▶ [DATA FOR THE TASK]:

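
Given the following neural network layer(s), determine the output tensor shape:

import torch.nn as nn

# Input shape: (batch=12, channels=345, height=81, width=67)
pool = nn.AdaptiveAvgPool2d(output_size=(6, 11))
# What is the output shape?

Input shape: (12, 345, 81, 67)
Output shape: (12, 345, 6, 11)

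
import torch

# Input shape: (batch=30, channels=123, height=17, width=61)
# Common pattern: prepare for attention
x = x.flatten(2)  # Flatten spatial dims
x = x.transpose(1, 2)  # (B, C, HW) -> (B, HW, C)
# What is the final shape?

Input shape: (30, 123, 17, 61)
  -> after flatten(2): (30, 123, 1037)
Output shape: (30, 1037, 123)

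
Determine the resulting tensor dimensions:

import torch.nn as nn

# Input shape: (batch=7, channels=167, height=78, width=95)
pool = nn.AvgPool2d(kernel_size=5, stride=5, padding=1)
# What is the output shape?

Input shape: (7, 167, 78, 95)
Output shape: (7, 167, 16, 19)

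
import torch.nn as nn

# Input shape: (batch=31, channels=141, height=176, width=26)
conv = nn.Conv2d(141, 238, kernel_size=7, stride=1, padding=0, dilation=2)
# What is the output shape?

Input shape: (31, 141, 176, 26)
Output shape: (31, 238, 164, 14)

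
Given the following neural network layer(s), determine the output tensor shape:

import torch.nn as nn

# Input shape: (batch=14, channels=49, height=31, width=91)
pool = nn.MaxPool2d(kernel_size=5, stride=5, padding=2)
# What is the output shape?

Input shape: (14, 49, 31, 91)
Output shape: (14, 49, 7, 19)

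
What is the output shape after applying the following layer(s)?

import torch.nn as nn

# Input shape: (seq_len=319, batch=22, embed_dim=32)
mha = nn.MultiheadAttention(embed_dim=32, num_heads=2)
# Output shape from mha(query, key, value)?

Input shape: (319, 22, 32)
Output shape: (319, 22, 32)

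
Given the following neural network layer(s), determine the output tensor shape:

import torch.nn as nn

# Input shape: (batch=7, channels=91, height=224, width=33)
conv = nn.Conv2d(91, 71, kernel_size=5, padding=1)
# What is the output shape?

Input shape: (7, 91, 224, 33)
Output shape: (7, 71, 222, 31)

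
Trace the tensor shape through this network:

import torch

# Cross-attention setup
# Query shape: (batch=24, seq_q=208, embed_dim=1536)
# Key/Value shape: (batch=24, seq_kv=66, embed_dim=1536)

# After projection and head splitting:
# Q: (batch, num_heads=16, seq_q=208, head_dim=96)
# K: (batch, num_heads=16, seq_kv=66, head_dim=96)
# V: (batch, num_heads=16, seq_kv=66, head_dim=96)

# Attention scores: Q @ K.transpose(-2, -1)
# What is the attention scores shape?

Input shape: (24, 208, 1536)
Output shape: (24, 16, 208, 66)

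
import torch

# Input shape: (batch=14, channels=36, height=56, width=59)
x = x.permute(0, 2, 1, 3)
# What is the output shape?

Input shape: (14, 36, 56, 59)
Output shape: (14, 56, 36, 59)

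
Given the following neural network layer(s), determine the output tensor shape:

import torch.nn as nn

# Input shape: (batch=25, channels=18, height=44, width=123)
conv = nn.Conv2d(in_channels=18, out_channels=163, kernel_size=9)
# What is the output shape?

Input shape: (25, 18, 44, 123)
Output shape: (25, 163, 36, 115)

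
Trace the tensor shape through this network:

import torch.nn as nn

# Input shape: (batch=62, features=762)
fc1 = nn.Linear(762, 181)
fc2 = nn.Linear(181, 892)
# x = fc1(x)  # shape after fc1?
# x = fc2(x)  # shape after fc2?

Input shape: (62, 762)
  -> after fc1: (62, 181)
Output shape: (62, 892)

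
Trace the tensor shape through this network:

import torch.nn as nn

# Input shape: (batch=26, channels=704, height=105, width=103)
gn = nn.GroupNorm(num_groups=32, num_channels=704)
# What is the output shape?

Input shape: (26, 704, 105, 103)
Output shape: (26, 704, 105, 103)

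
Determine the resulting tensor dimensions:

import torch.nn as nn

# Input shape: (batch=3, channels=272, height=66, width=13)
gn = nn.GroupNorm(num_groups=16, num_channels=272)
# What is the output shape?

Input shape: (3, 272, 66, 13)
Output shape: (3, 272, 66, 13)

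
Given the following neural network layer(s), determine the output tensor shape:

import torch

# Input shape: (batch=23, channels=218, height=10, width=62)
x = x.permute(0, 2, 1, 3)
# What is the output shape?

Input shape: (23, 218, 10, 62)
Output shape: (23, 10, 218, 62)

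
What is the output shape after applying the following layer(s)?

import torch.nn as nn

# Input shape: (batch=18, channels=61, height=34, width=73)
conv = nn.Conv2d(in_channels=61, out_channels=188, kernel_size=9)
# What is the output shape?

Input shape: (18, 61, 34, 73)
Output shape: (18, 188, 26, 65)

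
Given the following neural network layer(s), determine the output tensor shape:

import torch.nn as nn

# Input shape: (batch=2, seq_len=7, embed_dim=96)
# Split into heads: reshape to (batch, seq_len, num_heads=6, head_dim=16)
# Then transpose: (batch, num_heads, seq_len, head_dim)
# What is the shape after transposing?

Input shape: (2, 7, 96)
  -> after reshape: (2, 7, 6, 16)
Output shape: (2, 6, 7, 16)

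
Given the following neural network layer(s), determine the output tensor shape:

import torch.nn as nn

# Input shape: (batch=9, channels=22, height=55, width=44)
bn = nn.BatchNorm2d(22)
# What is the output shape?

Input shape: (9, 22, 55, 44)
Output shape: (9, 22, 55, 44)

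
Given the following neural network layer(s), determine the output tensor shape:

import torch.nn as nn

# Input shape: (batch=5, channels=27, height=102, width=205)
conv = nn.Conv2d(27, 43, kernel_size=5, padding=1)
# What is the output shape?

Input shape: (5, 27, 102, 205)
Output shape: (5, 43, 100, 203)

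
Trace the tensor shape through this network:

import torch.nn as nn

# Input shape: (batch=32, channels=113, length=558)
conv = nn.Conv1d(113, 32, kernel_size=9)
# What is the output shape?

Input shape: (32, 113, 558)
Output shape: (32, 32, 550)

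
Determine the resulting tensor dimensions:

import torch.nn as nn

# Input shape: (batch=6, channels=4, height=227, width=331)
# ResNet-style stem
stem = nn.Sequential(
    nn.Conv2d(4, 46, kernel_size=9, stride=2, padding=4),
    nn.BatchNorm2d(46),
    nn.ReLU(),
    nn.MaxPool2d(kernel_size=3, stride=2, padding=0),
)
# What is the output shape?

Input shape: (6, 4, 227, 331)
  -> after Conv2d 9x9 stride=2: (6, 46, 114, 166)
Output shape: (6, 46, 56, 82)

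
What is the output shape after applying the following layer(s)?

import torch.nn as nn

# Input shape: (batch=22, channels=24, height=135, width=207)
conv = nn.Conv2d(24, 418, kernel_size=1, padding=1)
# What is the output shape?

Input shape: (22, 24, 135, 207)
Output shape: (22, 418, 137, 209)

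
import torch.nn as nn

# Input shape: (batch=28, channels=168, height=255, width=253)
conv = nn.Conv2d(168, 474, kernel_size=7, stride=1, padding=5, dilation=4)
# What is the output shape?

Input shape: (28, 168, 255, 253)
Output shape: (28, 474, 241, 239)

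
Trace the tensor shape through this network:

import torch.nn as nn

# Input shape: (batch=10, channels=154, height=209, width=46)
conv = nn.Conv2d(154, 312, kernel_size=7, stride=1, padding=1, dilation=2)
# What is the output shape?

Input shape: (10, 154, 209, 46)
Output shape: (10, 312, 199, 36)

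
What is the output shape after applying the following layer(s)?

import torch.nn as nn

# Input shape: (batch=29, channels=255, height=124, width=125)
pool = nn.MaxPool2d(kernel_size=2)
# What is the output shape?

Input shape: (29, 255, 124, 125)
Output shape: (29, 255, 62, 62)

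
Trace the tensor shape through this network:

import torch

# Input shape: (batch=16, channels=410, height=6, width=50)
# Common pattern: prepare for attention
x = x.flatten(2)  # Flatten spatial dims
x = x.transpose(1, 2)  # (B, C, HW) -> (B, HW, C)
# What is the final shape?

Input shape: (16, 410, 6, 50)
  -> after flatten(2): (16, 410, 300)
Output shape: (16, 300, 410)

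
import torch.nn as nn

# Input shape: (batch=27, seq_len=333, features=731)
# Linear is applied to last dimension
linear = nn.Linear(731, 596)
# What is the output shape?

Input shape: (27, 333, 731)
Output shape: (27, 333, 596)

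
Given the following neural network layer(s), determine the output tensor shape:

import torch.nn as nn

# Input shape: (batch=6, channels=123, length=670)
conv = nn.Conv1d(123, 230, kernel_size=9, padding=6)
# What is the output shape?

Input shape: (6, 123, 670)
Output shape: (6, 230, 674)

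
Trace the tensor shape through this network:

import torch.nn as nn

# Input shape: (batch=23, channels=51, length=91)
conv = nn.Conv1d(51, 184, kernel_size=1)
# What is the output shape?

Input shape: (23, 51, 91)
Output shape: (23, 184, 91)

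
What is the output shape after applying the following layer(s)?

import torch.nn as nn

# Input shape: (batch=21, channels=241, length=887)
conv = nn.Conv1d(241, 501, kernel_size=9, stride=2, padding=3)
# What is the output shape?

Input shape: (21, 241, 887)
Output shape: (21, 501, 443)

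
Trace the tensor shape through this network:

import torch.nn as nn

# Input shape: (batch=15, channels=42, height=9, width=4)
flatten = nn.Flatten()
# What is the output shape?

Input shape: (15, 42, 9, 4)
Output shape: (15, 1512)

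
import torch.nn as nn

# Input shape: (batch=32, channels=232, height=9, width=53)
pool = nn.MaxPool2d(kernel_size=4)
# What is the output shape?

Input shape: (32, 232, 9, 53)
Output shape: (32, 232, 2, 13)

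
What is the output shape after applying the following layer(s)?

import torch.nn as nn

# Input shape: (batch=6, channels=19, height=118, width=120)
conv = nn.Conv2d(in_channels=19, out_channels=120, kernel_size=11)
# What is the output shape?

Input shape: (6, 19, 118, 120)
Output shape: (6, 120, 108, 110)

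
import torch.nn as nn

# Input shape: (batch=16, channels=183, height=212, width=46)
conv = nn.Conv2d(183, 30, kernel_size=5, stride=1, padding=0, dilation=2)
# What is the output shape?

Input shape: (16, 183, 212, 46)
Output shape: (16, 30, 204, 38)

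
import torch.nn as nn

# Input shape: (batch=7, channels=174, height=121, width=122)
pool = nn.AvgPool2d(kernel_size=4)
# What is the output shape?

Input shape: (7, 174, 121, 122)
Output shape: (7, 174, 30, 30)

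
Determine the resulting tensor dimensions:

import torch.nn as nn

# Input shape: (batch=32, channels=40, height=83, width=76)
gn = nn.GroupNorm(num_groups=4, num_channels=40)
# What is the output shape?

Input shape: (32, 40, 83, 76)
Output shape: (32, 40, 83, 76)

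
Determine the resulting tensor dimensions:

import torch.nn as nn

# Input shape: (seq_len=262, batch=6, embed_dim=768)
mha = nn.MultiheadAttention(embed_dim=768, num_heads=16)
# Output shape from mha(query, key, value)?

Input shape: (262, 6, 768)
Output shape: (262, 6, 768)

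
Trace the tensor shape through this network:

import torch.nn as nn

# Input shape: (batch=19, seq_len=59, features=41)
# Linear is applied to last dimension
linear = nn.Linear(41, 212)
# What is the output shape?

Input shape: (19, 59, 41)
Output shape: (19, 59, 212)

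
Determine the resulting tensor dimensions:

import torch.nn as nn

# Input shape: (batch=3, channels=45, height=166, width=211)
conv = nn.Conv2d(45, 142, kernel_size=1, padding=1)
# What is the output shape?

Input shape: (3, 45, 166, 211)
Output shape: (3, 142, 168, 213)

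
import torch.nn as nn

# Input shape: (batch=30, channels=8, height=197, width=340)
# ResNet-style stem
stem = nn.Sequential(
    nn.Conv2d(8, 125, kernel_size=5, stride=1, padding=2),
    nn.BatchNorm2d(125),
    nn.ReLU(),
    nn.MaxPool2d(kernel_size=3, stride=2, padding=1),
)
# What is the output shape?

Input shape: (30, 8, 197, 340)
  -> after Conv2d 5x5 stride=1: (30, 125, 197, 340)
Output shape: (30, 125, 99, 170)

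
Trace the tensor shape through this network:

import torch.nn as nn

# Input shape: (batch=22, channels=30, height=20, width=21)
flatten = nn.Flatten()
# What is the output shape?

Input shape: (22, 30, 20, 21)
Output shape: (22, 12600)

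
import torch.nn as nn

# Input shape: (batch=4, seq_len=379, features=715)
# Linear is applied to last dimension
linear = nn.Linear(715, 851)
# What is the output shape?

Input shape: (4, 379, 715)
Output shape: (4, 379, 851)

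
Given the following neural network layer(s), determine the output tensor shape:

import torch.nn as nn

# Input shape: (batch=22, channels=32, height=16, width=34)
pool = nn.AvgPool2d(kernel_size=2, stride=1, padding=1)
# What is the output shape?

Input shape: (22, 32, 16, 34)
Output shape: (22, 32, 17, 35)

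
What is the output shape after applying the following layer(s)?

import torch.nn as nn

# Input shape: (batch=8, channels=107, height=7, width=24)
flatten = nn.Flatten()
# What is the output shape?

Input shape: (8, 107, 7, 24)
Output shape: (8, 17976)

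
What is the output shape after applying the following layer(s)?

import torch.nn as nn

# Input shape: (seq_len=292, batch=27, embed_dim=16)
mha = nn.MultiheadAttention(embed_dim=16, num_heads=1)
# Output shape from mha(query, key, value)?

Input shape: (292, 27, 16)
Output shape: (292, 27, 16)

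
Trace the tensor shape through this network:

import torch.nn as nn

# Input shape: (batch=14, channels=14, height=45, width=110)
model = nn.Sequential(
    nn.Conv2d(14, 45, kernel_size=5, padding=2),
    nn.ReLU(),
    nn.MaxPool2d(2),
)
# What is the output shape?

Input shape: (14, 14, 45, 110)
  -> after Conv2d: (14, 45, 45, 110)
  -> after ReLU: (14, 45, 45, 110)
Output shape: (14, 45, 22, 55)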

▶ [PROBLEM STATEMENT]:
Above are the entries. Copy exactly the part that opens with the line containing "conv = nn.Conv1d(241, 501, kernel_size=9, stride=2, padding=3)" and closes with the line containing "pool = nn.AvgPool2d(kernel_size=4)", and no more.

▶ [SOLUTION FOR THIS PROBLEM]:
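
conv = nn.Conv1d(241, 501, kernel_size=9, stride=2, padding=3)
# What is the output shape?

Input shape: (21, 241, 887)
Output shape: (21, 501, 443)

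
Trace the tensor shape through this network:

import torch.nn as nn

# Input shape: (batch=15, channels=42, height=9, width=4)
flatten = nn.Flatten()
# What is the output shape?

Input shape: (15, 42, 9, 4)
Output shape: (15, 1512)

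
import torch.nn as nn

# Input shape: (batch=32, channels=232, height=9, width=53)
pool = nn.MaxPool2d(kernel_size=4)
# What is the output shape?

Input shape: (32, 232, 9, 53)
Output shape: (32, 232, 2, 13)

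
What is the output shape after applying the following layer(s)?

import torch.nn as nn

# Input shape: (batch=6, channels=19, height=118, width=120)
conv = nn.Conv2d(in_channels=19, out_channels=120, kernel_size=11)
# What is the output shape?

Input shape: (6, 19, 118, 120)
Output shape: (6, 120, 108, 110)

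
import torch.nn as nn

# Input shape: (batch=16, channels=183, height=212, width=46)
conv = nn.Conv2d(183, 30, kernel_size=5, stride=1, padding=0, dilation=2)
# What is the output shape?

Input shape: (16, 183, 212, 46)
Output shape: (16, 30, 204, 38)

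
import torch.nn as nn

# Input shape: (batch=7, channels=174, height=121, width=122)
pool = nn.AvgPool2d(kernel_size=4)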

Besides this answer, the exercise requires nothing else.